## WHAT YOU ARE ASKED TO DO
Set the listing down again, exactly as it stands below.

====== DATA

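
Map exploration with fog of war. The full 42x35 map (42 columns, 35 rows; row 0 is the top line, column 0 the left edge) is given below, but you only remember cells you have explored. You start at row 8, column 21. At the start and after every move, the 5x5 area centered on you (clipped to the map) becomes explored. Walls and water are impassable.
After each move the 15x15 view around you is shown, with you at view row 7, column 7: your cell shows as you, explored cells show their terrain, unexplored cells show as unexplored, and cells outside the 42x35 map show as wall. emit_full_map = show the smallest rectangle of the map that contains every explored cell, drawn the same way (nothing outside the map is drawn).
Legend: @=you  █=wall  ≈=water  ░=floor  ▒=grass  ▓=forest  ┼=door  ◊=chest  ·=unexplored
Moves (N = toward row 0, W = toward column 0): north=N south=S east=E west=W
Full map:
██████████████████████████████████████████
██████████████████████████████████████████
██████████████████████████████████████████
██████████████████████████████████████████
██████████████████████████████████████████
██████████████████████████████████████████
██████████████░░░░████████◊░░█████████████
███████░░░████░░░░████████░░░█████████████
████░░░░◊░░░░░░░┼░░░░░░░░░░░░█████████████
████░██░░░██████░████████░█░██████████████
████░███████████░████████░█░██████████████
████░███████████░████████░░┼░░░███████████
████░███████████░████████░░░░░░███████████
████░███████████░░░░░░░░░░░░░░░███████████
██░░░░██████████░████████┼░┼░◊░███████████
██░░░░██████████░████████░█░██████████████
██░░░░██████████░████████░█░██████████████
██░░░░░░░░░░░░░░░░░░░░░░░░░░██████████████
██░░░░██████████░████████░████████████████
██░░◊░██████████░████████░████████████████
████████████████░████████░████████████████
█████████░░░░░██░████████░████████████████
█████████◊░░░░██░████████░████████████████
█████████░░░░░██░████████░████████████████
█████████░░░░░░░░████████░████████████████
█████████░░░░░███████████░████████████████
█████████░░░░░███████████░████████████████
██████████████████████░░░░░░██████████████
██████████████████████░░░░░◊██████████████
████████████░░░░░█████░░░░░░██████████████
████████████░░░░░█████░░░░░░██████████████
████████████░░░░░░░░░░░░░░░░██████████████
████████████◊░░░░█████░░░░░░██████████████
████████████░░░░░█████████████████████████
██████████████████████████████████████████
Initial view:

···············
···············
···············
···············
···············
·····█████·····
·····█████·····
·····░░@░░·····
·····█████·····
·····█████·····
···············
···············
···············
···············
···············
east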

============

## TASK RESPONSE
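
Map exploration with fog of war. The full 42x35 map (42 columns, 35 rows; row 0 is the top line, column 0 the left edge) is given below, but you only remember cells you have explored. You start at row 8, column 21. At the start and after every move, the 5x5 area centered on you (clipped to the map) becomes explored. Walls and water are impassable.
After each move the 15x15 view around you is shown, with you at view row 7, column 7: your cell shows as you, explored cells show their terrain, unexplored cells show as unexplored, and cells outside the 42x35 map show as wall. emit_full_map = show the smallest rectangle of the map that contains every explored cell, drawn the same way (nothing outside the map is drawn).
Legend: @=you  █=wall  ≈=water  ░=floor  ▒=grass  ▓=forest  ┼=door  ◊=chest  ·=unexplored
Moves (N = toward row 0, W = toward column 0): north=N south=S east=E west=W
Full map:
██████████████████████████████████████████
██████████████████████████████████████████
██████████████████████████████████████████
██████████████████████████████████████████
██████████████████████████████████████████
██████████████████████████████████████████
██████████████░░░░████████◊░░█████████████
███████░░░████░░░░████████░░░█████████████
████░░░░◊░░░░░░░┼░░░░░░░░░░░░█████████████
████░██░░░██████░████████░█░██████████████
████░███████████░████████░█░██████████████
████░███████████░████████░░┼░░░███████████
████░███████████░████████░░░░░░███████████
████░███████████░░░░░░░░░░░░░░░███████████
██░░░░██████████░████████┼░┼░◊░███████████
██░░░░██████████░████████░█░██████████████
██░░░░██████████░████████░█░██████████████
██░░░░░░░░░░░░░░░░░░░░░░░░░░██████████████
██░░░░██████████░████████░████████████████
██░░◊░██████████░████████░████████████████
████████████████░████████░████████████████
█████████░░░░░██░████████░████████████████
█████████◊░░░░██░████████░████████████████
█████████░░░░░██░████████░████████████████
█████████░░░░░░░░████████░████████████████
█████████░░░░░███████████░████████████████
█████████░░░░░███████████░████████████████
██████████████████████░░░░░░██████████████
██████████████████████░░░░░◊██████████████
████████████░░░░░█████░░░░░░██████████████
████████████░░░░░█████░░░░░░██████████████
████████████░░░░░░░░░░░░░░░░██████████████
████████████◊░░░░█████░░░░░░██████████████
████████████░░░░░█████████████████████████
██████████████████████████████████████████
Initial view:

···············
···············
···············
···············
···············
·····█████·····
·····█████·····
·····░░@░░·····
·····█████·····
·····█████·····
···············
···············
···············
···············
···············
east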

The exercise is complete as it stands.